= What you should do =
Would you copy out each line of the records below that includes the word "neighbors"?
[Task material — start]
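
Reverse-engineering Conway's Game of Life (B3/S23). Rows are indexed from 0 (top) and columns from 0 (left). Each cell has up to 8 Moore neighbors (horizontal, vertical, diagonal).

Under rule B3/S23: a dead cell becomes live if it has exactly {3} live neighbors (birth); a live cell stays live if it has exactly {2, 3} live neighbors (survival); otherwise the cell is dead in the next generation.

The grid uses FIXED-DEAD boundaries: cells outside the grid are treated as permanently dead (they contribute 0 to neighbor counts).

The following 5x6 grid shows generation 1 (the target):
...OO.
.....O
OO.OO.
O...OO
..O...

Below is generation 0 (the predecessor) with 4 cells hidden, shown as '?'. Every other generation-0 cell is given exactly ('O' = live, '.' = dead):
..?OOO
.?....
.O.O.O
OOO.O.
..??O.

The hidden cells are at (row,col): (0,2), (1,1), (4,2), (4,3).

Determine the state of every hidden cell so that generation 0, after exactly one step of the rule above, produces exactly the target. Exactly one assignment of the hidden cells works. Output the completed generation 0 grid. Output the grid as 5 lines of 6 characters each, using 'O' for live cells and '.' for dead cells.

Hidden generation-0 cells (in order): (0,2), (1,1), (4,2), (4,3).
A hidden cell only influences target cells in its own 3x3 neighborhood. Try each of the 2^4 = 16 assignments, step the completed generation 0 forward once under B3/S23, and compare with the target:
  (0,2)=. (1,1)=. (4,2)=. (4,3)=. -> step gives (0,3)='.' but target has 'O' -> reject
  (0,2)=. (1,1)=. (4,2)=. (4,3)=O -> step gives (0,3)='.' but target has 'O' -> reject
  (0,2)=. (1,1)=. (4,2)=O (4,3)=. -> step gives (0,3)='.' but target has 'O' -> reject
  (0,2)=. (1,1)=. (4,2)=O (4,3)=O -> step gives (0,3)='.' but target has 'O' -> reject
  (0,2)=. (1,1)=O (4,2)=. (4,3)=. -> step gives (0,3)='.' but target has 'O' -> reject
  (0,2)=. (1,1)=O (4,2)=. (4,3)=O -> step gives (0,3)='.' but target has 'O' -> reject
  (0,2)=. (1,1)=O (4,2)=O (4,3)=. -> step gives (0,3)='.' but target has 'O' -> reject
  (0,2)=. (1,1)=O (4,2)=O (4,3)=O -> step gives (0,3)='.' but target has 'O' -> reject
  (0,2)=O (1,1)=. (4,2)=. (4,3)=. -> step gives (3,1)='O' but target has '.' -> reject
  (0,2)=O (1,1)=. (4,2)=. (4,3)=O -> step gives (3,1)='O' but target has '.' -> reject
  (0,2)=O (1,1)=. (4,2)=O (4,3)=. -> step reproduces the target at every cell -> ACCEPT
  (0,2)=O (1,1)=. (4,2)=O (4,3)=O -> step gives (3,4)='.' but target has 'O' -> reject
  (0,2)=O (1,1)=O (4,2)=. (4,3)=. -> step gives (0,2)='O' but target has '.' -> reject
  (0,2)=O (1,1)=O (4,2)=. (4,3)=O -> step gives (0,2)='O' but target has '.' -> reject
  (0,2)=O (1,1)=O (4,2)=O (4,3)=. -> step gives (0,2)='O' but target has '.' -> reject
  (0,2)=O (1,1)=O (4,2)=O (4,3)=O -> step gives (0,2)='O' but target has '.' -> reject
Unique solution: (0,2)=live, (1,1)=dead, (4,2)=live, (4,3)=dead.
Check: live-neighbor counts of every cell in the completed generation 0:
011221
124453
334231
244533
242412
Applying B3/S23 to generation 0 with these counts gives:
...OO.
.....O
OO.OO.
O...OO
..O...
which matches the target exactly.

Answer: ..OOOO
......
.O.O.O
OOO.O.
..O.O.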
[Task material — finish]
= Result of the task =
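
Reverse-engineering Conway's Game of Life (B3/S23). Rows are indexed from 0 (top) and columns from 0 (left). Each cell has up to 8 Moore neighbors (horizontal, vertical, diagonal).
Under rule B3/S23: a dead cell becomes live if it has exactly {3} live neighbors (birth); a live cell stays live if it has exactly {2, 3} live neighbors (survival); otherwise the cell is dead in the next generation.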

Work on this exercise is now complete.